------ DATA PROVIDED ------

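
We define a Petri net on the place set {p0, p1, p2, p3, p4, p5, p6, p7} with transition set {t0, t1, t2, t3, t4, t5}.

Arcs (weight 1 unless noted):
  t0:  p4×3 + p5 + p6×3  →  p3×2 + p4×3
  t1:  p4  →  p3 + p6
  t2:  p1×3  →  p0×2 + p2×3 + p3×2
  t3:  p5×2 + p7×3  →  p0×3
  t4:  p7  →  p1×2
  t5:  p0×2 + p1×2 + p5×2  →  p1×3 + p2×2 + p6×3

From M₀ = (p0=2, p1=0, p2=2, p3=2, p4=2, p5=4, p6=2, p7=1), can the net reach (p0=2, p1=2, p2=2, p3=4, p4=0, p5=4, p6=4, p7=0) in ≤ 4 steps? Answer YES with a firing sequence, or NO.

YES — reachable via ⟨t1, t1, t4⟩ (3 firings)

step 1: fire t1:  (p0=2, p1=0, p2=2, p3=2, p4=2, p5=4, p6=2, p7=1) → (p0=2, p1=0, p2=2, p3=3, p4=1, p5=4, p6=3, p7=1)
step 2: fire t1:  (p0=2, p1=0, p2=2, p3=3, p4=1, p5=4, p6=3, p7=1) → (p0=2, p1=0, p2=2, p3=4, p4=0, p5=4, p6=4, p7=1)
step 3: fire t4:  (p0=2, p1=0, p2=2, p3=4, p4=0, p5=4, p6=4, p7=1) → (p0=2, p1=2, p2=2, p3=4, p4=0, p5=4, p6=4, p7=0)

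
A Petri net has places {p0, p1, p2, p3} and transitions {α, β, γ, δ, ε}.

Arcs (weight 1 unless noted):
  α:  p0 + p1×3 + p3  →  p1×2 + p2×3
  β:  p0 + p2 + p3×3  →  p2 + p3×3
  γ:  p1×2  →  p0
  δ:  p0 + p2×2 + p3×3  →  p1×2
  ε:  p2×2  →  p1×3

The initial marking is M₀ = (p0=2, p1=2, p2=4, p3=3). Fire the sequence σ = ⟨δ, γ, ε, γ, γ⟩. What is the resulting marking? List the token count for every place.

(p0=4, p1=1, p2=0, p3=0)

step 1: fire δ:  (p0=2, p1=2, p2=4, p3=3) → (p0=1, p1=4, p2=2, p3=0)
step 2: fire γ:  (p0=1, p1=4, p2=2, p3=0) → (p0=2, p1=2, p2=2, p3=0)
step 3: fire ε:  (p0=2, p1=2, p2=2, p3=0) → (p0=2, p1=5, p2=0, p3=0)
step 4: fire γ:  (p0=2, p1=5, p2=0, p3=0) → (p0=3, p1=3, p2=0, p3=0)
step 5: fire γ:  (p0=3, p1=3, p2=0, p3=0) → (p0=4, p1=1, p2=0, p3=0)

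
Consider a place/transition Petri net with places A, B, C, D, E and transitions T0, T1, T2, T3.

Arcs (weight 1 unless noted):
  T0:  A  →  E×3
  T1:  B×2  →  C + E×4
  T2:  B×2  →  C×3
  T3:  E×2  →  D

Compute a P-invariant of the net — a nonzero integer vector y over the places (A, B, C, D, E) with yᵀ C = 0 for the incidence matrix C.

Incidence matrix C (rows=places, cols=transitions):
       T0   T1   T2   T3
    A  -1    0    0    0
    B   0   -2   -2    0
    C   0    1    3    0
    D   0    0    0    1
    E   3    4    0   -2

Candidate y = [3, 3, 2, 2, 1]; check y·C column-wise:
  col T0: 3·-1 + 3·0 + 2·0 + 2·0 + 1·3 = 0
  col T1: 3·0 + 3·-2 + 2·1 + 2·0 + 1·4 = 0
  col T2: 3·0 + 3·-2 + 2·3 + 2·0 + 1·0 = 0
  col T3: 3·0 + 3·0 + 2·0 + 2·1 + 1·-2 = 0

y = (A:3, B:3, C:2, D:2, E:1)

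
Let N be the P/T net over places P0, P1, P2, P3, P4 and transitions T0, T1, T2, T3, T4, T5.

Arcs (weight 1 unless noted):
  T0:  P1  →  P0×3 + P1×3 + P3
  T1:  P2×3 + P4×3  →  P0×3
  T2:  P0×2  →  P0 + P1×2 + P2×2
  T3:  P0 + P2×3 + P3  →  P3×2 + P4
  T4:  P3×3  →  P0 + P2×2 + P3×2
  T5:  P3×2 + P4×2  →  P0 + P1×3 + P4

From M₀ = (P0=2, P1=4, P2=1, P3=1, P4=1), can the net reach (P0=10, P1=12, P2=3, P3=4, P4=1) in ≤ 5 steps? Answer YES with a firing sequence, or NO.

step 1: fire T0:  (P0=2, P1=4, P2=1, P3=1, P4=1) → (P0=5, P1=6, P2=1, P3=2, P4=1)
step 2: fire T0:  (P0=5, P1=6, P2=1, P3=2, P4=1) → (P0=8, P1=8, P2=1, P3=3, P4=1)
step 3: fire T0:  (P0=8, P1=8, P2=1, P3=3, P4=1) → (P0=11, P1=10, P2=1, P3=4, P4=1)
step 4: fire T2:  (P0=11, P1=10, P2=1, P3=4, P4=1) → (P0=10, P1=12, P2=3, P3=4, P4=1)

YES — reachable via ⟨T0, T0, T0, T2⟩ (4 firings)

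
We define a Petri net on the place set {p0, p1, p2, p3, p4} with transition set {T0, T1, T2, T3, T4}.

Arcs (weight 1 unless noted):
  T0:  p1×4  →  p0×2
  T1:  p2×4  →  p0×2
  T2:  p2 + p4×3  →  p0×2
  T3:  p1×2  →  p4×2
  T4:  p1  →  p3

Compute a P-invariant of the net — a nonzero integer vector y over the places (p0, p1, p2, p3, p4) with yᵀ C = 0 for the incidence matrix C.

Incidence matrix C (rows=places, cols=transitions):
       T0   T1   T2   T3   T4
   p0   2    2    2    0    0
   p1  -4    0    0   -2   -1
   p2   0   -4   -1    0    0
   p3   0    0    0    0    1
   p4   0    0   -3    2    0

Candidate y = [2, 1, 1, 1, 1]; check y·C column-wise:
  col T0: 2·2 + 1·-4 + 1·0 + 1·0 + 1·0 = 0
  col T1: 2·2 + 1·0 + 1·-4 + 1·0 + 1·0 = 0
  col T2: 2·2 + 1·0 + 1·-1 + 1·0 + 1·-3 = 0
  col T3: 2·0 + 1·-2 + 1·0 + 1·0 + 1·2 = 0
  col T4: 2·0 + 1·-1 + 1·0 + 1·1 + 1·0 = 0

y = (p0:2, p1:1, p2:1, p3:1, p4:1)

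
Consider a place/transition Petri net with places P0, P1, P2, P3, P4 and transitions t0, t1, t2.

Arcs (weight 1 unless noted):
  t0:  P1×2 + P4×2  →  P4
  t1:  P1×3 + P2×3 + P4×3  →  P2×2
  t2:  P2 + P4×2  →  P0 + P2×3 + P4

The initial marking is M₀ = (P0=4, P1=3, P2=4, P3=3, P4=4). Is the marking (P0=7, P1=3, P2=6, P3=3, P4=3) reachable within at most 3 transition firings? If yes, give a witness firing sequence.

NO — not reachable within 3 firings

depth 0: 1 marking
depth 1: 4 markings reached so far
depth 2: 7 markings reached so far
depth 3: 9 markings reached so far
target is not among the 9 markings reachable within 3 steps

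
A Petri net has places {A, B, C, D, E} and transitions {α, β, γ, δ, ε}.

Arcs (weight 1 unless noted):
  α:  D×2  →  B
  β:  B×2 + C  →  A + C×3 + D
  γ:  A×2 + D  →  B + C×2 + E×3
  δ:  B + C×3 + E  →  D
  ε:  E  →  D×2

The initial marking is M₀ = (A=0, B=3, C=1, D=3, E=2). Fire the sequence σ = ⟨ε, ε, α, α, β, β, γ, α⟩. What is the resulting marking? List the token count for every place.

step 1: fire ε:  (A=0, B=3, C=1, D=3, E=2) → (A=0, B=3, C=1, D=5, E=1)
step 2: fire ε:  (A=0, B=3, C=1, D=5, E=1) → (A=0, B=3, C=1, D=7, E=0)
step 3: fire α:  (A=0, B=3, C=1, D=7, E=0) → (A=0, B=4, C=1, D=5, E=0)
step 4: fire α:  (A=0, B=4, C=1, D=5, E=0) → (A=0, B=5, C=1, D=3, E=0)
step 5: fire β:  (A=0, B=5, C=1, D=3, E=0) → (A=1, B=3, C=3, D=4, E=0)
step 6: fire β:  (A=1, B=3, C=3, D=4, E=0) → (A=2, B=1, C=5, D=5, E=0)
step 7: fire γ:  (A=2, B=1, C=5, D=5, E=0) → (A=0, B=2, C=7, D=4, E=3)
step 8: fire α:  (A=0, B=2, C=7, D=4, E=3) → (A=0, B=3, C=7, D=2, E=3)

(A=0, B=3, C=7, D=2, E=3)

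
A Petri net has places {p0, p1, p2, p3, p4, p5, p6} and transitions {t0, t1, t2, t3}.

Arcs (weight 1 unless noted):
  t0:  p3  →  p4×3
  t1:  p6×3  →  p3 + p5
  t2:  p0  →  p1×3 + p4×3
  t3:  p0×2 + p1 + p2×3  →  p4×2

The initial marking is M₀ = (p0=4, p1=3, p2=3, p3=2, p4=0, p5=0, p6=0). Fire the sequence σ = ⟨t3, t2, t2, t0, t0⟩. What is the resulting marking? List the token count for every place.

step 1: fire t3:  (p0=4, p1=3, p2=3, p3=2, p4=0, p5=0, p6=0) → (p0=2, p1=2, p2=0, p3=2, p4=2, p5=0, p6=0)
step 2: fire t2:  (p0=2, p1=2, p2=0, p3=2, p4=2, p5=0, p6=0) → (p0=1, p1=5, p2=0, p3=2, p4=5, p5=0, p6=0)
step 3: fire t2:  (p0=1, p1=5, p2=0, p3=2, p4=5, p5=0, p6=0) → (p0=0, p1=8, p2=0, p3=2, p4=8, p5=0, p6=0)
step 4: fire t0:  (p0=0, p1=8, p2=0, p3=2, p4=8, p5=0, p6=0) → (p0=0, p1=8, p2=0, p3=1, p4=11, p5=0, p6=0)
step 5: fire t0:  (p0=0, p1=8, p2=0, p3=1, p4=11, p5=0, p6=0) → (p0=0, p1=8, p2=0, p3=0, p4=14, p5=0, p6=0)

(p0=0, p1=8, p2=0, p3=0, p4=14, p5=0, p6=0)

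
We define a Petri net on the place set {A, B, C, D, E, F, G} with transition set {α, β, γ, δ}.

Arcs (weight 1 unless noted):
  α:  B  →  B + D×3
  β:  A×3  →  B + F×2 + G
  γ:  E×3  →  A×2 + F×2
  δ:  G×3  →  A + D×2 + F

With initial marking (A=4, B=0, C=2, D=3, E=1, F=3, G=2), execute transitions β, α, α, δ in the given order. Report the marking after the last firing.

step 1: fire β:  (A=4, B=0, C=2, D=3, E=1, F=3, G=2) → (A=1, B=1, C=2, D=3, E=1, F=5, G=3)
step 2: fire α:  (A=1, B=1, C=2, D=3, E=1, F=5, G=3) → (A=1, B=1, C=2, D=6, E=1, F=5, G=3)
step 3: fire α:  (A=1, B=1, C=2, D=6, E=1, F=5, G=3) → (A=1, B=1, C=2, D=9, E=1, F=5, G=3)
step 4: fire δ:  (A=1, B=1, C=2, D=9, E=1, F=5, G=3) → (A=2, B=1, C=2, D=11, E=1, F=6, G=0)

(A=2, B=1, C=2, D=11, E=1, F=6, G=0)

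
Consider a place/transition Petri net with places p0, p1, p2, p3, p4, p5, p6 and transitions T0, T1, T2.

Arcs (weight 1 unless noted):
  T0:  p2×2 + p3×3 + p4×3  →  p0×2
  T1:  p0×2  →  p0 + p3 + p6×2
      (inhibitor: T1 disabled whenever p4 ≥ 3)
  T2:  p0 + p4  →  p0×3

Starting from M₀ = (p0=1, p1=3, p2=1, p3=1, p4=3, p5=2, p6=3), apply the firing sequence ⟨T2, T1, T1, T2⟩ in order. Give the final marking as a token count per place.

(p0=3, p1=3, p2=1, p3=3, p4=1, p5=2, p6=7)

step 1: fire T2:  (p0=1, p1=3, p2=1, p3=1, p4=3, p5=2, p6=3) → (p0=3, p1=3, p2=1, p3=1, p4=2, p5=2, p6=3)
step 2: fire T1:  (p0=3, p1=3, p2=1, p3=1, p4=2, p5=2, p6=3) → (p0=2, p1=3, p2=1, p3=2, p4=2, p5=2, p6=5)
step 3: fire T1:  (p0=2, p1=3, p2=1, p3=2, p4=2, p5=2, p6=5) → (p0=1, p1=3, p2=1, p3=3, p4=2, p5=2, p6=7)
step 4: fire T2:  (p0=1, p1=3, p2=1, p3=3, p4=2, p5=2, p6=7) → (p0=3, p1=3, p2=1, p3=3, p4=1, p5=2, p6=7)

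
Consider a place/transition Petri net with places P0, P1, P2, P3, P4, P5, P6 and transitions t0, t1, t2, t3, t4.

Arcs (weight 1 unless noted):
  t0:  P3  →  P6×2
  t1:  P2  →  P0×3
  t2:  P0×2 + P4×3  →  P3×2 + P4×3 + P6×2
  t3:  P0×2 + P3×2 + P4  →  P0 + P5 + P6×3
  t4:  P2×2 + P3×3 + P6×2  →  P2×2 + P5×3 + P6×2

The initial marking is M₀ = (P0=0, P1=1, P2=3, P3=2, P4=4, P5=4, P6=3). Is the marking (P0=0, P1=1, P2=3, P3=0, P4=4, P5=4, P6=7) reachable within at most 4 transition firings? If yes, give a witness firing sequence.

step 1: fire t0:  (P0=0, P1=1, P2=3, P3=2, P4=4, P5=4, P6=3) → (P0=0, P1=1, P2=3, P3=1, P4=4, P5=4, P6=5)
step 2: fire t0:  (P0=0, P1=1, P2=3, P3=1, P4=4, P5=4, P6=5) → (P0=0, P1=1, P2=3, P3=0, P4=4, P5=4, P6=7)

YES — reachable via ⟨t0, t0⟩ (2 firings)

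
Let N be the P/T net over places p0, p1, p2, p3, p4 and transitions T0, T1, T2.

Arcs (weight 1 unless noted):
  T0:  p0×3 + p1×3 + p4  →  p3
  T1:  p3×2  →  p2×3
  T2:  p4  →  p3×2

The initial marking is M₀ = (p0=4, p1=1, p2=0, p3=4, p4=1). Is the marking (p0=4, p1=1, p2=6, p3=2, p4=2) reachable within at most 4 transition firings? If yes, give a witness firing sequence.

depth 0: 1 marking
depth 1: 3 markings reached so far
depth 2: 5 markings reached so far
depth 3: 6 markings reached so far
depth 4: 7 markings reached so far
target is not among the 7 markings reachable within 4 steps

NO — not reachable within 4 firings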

------

REQUIRED ACTION
Quote the records above from their first line through the line containing "p2×2 + p6×3", both ends included.

RESPONSE
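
We define a Petri net on the place set {p0, p1, p2, p3, p4, p5, p6, p7} with transition set {t0, t1, t2, t3, t4, t5}.

Arcs (weight 1 unless noted):
  t0:  p4×3 + p5 + p6×3  →  p3×2 + p4×3
  t1:  p4  →  p3 + p6
  t2:  p1×3  →  p0×2 + p2×3 + p3×2
  t3:  p5×2 + p7×3  →  p0×3
  t4:  p7  →  p1×2
  t5:  p0×2 + p1×2 + p5×2  →  p1×3 + p2×2 + p6×3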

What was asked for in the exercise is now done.